== TASK ==
In the material below, find the line containing "A mass of 2.076" and the line containing "A parent nucleus", then reproduce exactly both of them and every line between, and nothing else.

== DATASET EXCERPTS ==
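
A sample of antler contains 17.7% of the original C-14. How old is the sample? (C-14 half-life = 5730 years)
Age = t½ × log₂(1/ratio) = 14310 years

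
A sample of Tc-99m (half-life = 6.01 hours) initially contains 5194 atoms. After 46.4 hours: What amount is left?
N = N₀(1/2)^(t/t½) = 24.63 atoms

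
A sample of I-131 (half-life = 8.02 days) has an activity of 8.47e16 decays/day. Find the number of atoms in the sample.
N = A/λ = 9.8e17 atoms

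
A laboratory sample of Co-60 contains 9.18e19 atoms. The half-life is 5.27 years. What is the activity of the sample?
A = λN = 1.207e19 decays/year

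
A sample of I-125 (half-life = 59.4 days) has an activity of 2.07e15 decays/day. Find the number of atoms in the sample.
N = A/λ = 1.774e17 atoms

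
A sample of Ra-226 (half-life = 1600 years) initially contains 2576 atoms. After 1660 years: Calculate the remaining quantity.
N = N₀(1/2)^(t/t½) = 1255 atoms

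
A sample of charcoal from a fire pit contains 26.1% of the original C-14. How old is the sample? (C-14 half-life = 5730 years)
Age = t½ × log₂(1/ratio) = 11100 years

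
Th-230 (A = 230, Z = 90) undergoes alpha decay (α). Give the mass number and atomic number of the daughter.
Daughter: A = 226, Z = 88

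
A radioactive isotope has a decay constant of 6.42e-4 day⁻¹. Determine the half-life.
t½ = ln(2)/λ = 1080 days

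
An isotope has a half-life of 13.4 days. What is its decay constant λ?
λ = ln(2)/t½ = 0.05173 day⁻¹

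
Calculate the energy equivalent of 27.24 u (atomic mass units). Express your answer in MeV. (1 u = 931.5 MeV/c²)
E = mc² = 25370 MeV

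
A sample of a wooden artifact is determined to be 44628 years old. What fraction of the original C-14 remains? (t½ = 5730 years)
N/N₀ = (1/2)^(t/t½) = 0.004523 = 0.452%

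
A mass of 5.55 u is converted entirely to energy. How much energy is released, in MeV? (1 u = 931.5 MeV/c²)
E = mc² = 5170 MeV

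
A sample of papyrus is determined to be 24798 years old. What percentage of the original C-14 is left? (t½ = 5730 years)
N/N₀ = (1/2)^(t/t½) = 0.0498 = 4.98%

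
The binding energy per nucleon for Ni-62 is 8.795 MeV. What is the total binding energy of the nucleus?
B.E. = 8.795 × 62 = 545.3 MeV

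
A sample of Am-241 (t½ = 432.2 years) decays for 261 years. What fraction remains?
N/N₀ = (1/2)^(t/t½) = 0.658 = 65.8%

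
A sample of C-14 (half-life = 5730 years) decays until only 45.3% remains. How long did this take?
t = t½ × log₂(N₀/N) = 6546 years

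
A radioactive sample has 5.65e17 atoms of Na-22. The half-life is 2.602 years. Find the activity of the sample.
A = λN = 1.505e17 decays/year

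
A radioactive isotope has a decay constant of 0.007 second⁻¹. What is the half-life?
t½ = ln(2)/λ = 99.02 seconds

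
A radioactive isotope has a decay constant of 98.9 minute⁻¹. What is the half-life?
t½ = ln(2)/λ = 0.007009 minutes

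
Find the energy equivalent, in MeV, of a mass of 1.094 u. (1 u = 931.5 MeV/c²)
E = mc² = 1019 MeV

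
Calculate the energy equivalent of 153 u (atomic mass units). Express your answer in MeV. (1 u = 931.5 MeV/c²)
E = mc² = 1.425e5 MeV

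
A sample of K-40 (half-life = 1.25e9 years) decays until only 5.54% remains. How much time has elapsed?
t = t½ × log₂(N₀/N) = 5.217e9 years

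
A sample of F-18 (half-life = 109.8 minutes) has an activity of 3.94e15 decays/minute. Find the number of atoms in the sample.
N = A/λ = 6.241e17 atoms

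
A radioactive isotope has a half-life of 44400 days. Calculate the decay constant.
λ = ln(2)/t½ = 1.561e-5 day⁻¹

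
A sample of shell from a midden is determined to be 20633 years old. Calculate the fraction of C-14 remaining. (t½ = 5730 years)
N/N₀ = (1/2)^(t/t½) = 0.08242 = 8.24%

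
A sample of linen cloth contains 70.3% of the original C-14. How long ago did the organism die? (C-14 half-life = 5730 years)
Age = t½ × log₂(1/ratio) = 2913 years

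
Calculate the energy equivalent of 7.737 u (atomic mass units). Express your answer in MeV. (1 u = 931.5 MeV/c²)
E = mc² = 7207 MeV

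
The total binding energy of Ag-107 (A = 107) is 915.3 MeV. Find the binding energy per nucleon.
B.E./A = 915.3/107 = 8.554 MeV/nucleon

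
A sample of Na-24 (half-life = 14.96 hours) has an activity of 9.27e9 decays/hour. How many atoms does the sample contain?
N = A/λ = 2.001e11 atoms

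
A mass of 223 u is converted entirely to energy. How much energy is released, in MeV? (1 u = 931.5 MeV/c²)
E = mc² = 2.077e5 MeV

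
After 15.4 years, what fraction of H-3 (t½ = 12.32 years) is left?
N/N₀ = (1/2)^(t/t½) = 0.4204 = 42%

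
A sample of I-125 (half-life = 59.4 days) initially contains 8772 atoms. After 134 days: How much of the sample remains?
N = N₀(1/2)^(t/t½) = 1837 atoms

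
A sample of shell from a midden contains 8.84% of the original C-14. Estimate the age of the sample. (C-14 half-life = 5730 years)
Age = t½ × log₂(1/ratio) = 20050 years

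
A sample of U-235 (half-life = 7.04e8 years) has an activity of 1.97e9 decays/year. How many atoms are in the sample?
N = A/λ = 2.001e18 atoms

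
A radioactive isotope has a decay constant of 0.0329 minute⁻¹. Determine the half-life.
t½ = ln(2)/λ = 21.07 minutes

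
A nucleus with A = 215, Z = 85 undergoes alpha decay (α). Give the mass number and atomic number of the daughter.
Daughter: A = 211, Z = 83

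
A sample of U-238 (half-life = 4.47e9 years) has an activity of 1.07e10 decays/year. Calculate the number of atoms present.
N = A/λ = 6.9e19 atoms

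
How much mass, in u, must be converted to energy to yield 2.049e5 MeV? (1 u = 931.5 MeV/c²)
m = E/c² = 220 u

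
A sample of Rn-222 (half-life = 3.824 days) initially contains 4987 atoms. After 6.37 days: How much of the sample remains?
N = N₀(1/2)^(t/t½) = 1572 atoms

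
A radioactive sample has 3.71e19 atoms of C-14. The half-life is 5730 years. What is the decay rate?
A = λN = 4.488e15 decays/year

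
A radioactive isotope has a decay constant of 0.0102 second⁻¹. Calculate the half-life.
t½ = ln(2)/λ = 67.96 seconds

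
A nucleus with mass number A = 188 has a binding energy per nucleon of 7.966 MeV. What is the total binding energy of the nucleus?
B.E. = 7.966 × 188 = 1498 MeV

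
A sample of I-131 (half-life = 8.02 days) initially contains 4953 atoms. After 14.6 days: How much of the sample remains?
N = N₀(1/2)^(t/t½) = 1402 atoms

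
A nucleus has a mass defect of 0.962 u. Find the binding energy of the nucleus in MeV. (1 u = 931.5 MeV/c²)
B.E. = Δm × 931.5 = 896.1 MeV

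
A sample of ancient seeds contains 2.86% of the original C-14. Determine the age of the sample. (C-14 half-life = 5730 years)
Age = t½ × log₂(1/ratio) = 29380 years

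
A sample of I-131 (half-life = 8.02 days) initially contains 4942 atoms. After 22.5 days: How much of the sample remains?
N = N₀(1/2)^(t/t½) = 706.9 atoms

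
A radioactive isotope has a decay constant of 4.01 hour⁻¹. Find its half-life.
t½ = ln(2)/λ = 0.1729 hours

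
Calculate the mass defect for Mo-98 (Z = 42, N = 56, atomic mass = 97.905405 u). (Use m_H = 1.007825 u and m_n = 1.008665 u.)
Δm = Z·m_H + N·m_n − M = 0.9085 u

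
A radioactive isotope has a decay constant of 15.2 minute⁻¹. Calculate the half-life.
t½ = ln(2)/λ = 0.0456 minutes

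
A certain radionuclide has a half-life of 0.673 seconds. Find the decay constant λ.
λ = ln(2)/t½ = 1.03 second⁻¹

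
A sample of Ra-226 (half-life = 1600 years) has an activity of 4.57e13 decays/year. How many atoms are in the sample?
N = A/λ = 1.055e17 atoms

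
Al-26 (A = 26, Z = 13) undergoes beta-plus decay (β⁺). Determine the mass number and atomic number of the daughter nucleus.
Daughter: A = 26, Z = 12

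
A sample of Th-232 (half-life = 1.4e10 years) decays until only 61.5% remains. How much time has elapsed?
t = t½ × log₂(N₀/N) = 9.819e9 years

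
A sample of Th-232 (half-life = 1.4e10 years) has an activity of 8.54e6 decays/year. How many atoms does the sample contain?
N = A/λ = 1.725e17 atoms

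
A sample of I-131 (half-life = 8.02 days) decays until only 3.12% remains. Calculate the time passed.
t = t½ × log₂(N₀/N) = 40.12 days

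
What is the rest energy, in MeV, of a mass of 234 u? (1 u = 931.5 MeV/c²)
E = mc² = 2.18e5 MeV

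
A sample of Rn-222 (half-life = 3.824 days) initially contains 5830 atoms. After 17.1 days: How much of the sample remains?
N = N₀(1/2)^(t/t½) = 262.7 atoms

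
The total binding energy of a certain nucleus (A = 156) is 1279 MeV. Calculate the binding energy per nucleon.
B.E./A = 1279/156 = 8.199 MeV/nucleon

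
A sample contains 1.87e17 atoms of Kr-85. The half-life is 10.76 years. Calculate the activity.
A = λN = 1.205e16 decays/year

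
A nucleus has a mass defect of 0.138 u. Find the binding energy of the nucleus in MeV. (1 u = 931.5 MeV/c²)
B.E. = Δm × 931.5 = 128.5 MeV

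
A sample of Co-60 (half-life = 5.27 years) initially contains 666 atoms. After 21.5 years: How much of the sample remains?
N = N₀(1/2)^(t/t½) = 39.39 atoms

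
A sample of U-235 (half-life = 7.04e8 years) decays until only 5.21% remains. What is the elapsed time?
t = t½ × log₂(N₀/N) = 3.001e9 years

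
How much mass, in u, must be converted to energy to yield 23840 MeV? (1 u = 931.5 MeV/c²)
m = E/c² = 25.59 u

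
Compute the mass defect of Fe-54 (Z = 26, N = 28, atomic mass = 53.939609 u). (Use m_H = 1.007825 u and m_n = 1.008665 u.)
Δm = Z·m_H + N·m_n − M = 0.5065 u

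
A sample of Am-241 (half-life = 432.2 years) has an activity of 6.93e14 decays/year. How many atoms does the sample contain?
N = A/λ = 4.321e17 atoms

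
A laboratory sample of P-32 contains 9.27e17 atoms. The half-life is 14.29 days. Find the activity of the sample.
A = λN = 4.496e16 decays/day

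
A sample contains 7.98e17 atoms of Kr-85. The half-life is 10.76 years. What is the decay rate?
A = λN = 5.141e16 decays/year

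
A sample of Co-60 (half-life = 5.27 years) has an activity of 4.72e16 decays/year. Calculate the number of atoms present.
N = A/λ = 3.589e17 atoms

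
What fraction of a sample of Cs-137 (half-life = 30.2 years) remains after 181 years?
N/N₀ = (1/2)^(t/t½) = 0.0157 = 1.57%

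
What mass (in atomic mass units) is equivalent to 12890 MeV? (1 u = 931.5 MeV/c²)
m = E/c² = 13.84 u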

==

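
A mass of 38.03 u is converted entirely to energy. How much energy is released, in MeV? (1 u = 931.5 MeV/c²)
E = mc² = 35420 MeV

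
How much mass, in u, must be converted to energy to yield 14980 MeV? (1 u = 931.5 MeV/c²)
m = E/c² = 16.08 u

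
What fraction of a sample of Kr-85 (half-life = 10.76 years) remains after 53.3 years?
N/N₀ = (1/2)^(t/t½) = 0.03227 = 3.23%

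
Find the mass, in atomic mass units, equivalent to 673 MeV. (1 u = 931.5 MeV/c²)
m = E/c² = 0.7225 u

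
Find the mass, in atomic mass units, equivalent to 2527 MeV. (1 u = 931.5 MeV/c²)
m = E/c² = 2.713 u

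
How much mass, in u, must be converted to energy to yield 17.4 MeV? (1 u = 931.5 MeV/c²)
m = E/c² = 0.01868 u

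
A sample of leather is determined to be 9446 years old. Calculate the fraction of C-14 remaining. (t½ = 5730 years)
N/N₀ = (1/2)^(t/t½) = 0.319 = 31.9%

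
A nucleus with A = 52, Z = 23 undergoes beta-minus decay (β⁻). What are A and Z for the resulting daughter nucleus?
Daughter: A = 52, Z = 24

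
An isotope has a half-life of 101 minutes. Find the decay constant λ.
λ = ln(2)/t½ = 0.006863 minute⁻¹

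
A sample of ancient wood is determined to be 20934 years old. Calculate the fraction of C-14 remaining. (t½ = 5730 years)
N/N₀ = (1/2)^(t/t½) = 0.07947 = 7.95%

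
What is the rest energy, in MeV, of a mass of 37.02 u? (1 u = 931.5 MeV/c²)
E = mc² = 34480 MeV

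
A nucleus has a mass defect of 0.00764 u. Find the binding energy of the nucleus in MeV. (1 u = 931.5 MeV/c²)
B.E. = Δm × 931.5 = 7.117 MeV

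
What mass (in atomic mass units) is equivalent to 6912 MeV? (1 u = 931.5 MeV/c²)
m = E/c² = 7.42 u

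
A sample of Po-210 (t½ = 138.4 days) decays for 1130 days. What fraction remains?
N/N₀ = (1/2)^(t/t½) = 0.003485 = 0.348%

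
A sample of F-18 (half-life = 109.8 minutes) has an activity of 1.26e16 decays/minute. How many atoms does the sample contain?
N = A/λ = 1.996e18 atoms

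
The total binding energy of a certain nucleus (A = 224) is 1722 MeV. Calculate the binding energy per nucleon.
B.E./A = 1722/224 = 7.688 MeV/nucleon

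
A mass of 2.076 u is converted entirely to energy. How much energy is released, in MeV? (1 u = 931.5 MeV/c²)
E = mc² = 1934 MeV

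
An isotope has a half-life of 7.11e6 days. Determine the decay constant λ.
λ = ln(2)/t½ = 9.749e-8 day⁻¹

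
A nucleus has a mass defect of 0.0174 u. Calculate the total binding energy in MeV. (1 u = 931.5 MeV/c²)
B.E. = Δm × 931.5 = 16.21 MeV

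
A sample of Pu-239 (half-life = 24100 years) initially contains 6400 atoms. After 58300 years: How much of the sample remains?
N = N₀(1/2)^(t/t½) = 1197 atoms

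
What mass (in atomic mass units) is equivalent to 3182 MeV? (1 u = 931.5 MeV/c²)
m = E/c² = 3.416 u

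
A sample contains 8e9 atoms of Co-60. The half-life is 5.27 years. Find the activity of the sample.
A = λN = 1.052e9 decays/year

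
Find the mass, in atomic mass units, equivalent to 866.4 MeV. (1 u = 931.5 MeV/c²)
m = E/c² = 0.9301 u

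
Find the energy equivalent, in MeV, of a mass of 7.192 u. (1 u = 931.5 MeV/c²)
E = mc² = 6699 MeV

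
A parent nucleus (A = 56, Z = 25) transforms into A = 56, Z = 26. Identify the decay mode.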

== EXERCISE SOLUTION ==
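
A mass of 2.076 u is converted entirely to energy. How much energy is released, in MeV? (1 u = 931.5 MeV/c²)
E = mc² = 1934 MeV

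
An isotope has a half-life of 7.11e6 days. Determine the decay constant λ.
λ = ln(2)/t½ = 9.749e-8 day⁻¹

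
A nucleus has a mass defect of 0.0174 u. Calculate the total binding energy in MeV. (1 u = 931.5 MeV/c²)
B.E. = Δm × 931.5 = 16.21 MeV

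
A sample of Pu-239 (half-life = 24100 years) initially contains 6400 atoms. After 58300 years: How much of the sample remains?
N = N₀(1/2)^(t/t½) = 1197 atoms

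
What mass (in atomic mass units) is equivalent to 3182 MeV? (1 u = 931.5 MeV/c²)
m = E/c² = 3.416 u

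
A sample contains 8e9 atoms of Co-60. The half-life is 5.27 years. Find the activity of the sample.
A = λN = 1.052e9 decays/year

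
Find the mass, in atomic mass units, equivalent to 866.4 MeV. (1 u = 931.5 MeV/c²)
m = E/c² = 0.9301 u

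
Find the energy equivalent, in MeV, of a mass of 7.192 u. (1 u = 931.5 MeV/c²)
E = mc² = 6699 MeV

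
A parent nucleus (A = 56, Z = 25) transforms into A = 56, Z = 26. Identify the decay mode.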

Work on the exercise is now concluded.